» WHAT THE TASK ASKS
Restate the material below word for word, from its first line to its last.

» EXERCISE DATA
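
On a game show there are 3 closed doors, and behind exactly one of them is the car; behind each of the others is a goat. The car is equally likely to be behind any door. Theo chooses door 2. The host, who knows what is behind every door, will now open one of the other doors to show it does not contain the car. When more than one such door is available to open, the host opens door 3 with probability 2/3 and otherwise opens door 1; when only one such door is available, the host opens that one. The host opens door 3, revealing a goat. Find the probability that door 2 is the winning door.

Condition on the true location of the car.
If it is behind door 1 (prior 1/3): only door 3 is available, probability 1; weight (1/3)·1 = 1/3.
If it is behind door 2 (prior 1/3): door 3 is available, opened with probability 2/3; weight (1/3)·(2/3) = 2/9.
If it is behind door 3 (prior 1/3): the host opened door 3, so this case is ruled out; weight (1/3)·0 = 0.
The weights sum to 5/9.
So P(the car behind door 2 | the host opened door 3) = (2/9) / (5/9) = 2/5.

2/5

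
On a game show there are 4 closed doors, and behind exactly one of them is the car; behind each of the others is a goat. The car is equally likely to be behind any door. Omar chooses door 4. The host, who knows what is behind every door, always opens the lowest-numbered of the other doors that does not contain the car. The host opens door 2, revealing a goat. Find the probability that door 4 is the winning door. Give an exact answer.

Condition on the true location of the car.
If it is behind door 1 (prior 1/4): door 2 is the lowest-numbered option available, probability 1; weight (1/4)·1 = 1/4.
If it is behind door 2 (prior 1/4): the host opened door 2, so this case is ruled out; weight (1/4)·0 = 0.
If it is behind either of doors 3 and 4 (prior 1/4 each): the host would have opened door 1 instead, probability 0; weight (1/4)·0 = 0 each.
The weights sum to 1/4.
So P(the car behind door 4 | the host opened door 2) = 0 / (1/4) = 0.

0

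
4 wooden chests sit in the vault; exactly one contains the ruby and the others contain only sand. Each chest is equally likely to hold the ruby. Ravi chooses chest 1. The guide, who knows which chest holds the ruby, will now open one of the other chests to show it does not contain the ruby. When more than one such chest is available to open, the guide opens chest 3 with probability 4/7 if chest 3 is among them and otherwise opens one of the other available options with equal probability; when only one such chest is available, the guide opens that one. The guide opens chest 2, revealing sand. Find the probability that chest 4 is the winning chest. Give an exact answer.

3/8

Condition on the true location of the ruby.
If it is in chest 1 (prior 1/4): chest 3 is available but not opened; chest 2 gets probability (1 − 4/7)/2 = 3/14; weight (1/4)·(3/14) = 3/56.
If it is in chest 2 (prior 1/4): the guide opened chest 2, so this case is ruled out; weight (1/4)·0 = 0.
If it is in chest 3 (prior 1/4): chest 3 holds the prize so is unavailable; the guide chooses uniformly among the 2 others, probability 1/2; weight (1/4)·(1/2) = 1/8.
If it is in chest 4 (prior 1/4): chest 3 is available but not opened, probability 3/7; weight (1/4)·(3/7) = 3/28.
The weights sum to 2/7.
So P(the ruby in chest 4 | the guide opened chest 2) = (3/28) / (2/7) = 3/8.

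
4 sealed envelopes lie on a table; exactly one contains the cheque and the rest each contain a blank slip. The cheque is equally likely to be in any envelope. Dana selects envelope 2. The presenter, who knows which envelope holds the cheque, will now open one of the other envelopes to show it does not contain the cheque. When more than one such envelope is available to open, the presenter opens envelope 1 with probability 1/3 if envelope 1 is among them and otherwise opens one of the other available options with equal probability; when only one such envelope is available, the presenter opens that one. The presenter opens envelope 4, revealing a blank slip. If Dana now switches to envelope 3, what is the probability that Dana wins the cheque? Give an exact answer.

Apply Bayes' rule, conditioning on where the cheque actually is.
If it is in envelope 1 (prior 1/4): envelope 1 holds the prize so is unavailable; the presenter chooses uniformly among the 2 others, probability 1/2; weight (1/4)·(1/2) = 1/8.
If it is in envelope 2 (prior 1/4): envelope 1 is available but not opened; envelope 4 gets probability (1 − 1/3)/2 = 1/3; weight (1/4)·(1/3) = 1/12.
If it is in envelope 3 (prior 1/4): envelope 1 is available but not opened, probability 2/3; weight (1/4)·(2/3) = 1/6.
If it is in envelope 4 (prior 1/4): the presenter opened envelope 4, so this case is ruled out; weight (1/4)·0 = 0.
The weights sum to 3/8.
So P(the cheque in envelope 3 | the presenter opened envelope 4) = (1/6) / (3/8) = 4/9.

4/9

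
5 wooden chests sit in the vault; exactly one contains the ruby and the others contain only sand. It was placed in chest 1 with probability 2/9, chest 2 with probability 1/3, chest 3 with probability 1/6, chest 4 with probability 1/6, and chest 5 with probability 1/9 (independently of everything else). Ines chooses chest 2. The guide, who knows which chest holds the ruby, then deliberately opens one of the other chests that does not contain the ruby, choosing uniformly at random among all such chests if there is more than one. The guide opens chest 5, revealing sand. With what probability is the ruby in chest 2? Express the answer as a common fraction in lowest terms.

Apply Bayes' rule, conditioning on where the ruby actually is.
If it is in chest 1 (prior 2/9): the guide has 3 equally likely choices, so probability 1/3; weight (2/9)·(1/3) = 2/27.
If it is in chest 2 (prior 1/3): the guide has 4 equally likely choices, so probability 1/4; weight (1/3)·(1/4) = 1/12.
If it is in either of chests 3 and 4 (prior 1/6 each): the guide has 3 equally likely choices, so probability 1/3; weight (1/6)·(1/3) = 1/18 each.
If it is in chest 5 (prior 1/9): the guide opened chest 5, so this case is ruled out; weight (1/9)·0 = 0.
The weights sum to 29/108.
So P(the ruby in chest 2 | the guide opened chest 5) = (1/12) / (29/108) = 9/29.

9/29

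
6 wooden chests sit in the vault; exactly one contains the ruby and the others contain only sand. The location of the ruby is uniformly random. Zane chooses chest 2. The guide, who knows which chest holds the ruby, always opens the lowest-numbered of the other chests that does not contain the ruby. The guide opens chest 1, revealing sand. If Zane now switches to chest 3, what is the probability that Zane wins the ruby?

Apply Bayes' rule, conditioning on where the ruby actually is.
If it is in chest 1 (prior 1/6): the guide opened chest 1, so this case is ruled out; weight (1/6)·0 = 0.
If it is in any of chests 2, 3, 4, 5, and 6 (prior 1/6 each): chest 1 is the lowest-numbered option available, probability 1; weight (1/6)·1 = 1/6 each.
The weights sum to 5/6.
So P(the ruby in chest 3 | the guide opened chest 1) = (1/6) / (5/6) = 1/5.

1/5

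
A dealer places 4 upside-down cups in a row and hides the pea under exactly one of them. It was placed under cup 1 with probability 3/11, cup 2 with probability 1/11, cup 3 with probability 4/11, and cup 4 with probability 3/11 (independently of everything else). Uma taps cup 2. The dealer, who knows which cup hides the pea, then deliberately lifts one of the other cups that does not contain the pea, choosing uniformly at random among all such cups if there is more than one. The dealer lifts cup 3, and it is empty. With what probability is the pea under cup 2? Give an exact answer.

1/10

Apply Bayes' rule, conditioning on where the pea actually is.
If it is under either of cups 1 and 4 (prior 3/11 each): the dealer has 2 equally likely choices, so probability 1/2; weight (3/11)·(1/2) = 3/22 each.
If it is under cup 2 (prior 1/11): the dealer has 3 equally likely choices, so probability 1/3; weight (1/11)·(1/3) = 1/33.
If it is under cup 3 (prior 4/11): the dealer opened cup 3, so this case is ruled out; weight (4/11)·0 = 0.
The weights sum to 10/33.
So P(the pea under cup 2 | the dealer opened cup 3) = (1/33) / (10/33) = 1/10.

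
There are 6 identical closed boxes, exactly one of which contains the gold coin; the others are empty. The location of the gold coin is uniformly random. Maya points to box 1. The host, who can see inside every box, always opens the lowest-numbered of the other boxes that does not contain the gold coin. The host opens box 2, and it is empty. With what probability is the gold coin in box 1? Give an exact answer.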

» RESPONSE
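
On a game show there are 3 closed doors, and behind exactly one of them is the car; behind each of the others is a goat. The car is equally likely to be behind any door. Theo chooses door 2. The host, who knows what is behind every door, will now open one of the other doors to show it does not contain the car. When more than one such door is available to open, the host opens door 3 with probability 2/3 and otherwise opens door 1; when only one such door is available, the host opens that one. The host opens door 3, revealing a goat. Find the probability that door 2 is the winning door.

Condition on the true location of the car.
If it is behind door 1 (prior 1/3): only door 3 is available, probability 1; weight (1/3)·1 = 1/3.
If it is behind door 2 (prior 1/3): door 3 is available, opened with probability 2/3; weight (1/3)·(2/3) = 2/9.
If it is behind door 3 (prior 1/3): the host opened door 3, so this case is ruled out; weight (1/3)·0 = 0.
The weights sum to 5/9.
So P(the car behind door 2 | the host opened door 3) = (2/9) / (5/9) = 2/5.

2/5

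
On a game show there are 4 closed doors, and behind exactly one of them is the car; behind each of the others is a goat. The car is equally likely to be behind any door. Omar chooses door 4. The host, who knows what is behind every door, always opens the lowest-numbered of the other doors that does not contain the car. The host opens door 2, revealing a goat. Find the probability that door 4 is the winning door. Give an exact answer.

Condition on the true location of the car.
If it is behind door 1 (prior 1/4): door 2 is the lowest-numbered option available, probability 1; weight (1/4)·1 = 1/4.
If it is behind door 2 (prior 1/4): the host opened door 2, so this case is ruled out; weight (1/4)·0 = 0.
If it is behind either of doors 3 and 4 (prior 1/4 each): the host would have opened door 1 instead, probability 0; weight (1/4)·0 = 0 each.
The weights sum to 1/4.
So P(the car behind door 4 | the host opened door 2) = 0 / (1/4) = 0.

0

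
4 wooden chests sit in the vault; exactly one contains the ruby and the others contain only sand. Each chest is equally likely to hold the ruby. Ravi chooses chest 1. The guide, who knows which chest holds the ruby, will now open one of the other chests to show it does not contain the ruby. When more than one such chest is available to open, the guide opens chest 3 with probability 4/7 if chest 3 is among them and otherwise opens one of the other available options with equal probability; when only one such chest is available, the guide opens that one. The guide opens chest 2, revealing sand. Find the probability that chest 4 is the winning chest. Give an exact answer.

3/8

Condition on the true location of the ruby.
If it is in chest 1 (prior 1/4): chest 3 is available but not opened; chest 2 gets probability (1 − 4/7)/2 = 3/14; weight (1/4)·(3/14) = 3/56.
If it is in chest 2 (prior 1/4): the guide opened chest 2, so this case is ruled out; weight (1/4)·0 = 0.
If it is in chest 3 (prior 1/4): chest 3 holds the prize so is unavailable; the guide chooses uniformly among the 2 others, probability 1/2; weight (1/4)·(1/2) = 1/8.
If it is in chest 4 (prior 1/4): chest 3 is available but not opened, probability 3/7; weight (1/4)·(3/7) = 3/28.
The weights sum to 2/7.
So P(the ruby in chest 4 | the guide opened chest 2) = (3/28) / (2/7) = 3/8.

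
4 sealed envelopes lie on a table; exactly one contains the cheque and the rest each contain a blank slip. The cheque is equally likely to be in any envelope. Dana selects envelope 2. The presenter, who knows which envelope holds the cheque, will now open one of the other envelopes to show it does not contain the cheque. When more than one such envelope is available to open, the presenter opens envelope 1 with probability 1/3 if envelope 1 is among them and otherwise opens one of the other available options with equal probability; when only one such envelope is available, the presenter opens that one. The presenter opens envelope 4, revealing a blank slip. If Dana now switches to envelope 3, what is the probability that Dana wins the cheque? Give an exact answer.

Apply Bayes' rule, conditioning on where the cheque actually is.
If it is in envelope 1 (prior 1/4): envelope 1 holds the prize so is unavailable; the presenter chooses uniformly among the 2 others, probability 1/2; weight (1/4)·(1/2) = 1/8.
If it is in envelope 2 (prior 1/4): envelope 1 is available but not opened; envelope 4 gets probability (1 − 1/3)/2 = 1/3; weight (1/4)·(1/3) = 1/12.
If it is in envelope 3 (prior 1/4): envelope 1 is available but not opened, probability 2/3; weight (1/4)·(2/3) = 1/6.
If it is in envelope 4 (prior 1/4): the presenter opened envelope 4, so this case is ruled out; weight (1/4)·0 = 0.
The weights sum to 3/8.
So P(the cheque in envelope 3 | the presenter opened envelope 4) = (1/6) / (3/8) = 4/9.

4/9

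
5 wooden chests sit in the vault; exactly one contains the ruby and the others contain only sand. It was placed in chest 1 with probability 2/9, chest 2 with probability 1/3, chest 3 with probability 1/6, chest 4 with probability 1/6, and chest 5 with probability 1/9 (independently of everything else). Ines chooses chest 2. The guide, who knows which chest holds the ruby, then deliberately opens one of the other chests that does not contain the ruby, choosing uniformly at random among all such chests if there is more than one. The guide opens chest 5, revealing sand. With what probability is the ruby in chest 2? Express the answer as a common fraction in lowest terms.

Apply Bayes' rule, conditioning on where the ruby actually is.
If it is in chest 1 (prior 2/9): the guide has 3 equally likely choices, so probability 1/3; weight (2/9)·(1/3) = 2/27.
If it is in chest 2 (prior 1/3): the guide has 4 equally likely choices, so probability 1/4; weight (1/3)·(1/4) = 1/12.
If it is in either of chests 3 and 4 (prior 1/6 each): the guide has 3 equally likely choices, so probability 1/3; weight (1/6)·(1/3) = 1/18 each.
If it is in chest 5 (prior 1/9): the guide opened chest 5, so this case is ruled out; weight (1/9)·0 = 0.
The weights sum to 29/108.
So P(the ruby in chest 2 | the guide opened chest 5) = (1/12) / (29/108) = 9/29.

9/29

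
6 wooden chests sit in the vault; exactly one contains the ruby and the others contain only sand. The location of the ruby is uniformly random. Zane chooses chest 2. The guide, who knows which chest holds the ruby, always opens the lowest-numbered of the other chests that does not contain the ruby. The guide opens chest 1, revealing sand. If Zane now switches to chest 3, what is the probability that Zane wins the ruby?

Apply Bayes' rule, conditioning on where the ruby actually is.
If it is in chest 1 (prior 1/6): the guide opened chest 1, so this case is ruled out; weight (1/6)·0 = 0.
If it is in any of chests 2, 3, 4, 5, and 6 (prior 1/6 each): chest 1 is the lowest-numbered option available, probability 1; weight (1/6)·1 = 1/6 each.
The weights sum to 5/6.
So P(the ruby in chest 3 | the guide opened chest 1) = (1/6) / (5/6) = 1/5.

1/5

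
A dealer places 4 upside-down cups in a row and hides the pea under exactly one of them. It was placed under cup 1 with probability 3/11, cup 2 with probability 1/11, cup 3 with probability 4/11, and cup 4 with probability 3/11 (independently of everything else). Uma taps cup 2. The dealer, who knows which cup hides the pea, then deliberately lifts one of the other cups that does not contain the pea, choosing uniformly at random among all such cups if there is more than one. The dealer lifts cup 3, and it is empty. With what probability is the pea under cup 2? Give an exact answer.

1/10

Apply Bayes' rule, conditioning on where the pea actually is.
If it is under either of cups 1 and 4 (prior 3/11 each): the dealer has 2 equally likely choices, so probability 1/2; weight (3/11)·(1/2) = 3/22 each.
If it is under cup 2 (prior 1/11): the dealer has 3 equally likely choices, so probability 1/3; weight (1/11)·(1/3) = 1/33.
If it is under cup 3 (prior 4/11): the dealer opened cup 3, so this case is ruled out; weight (4/11)·0 = 0.
The weights sum to 10/33.
So P(the pea under cup 2 | the dealer opened cup 3) = (1/33) / (10/33) = 1/10.

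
There are 6 identical closed boxes, exactly one of which contains the gold coin; the others are empty. The location of the gold coin is uniformly random. Maya points to box 1. The host, who can see inside every box, always opens the lowest-numbered of the other boxes that does not contain the gold coin. The host opens box 2, and it is empty. With what probability is the gold coin in box 1? Give an exact answer.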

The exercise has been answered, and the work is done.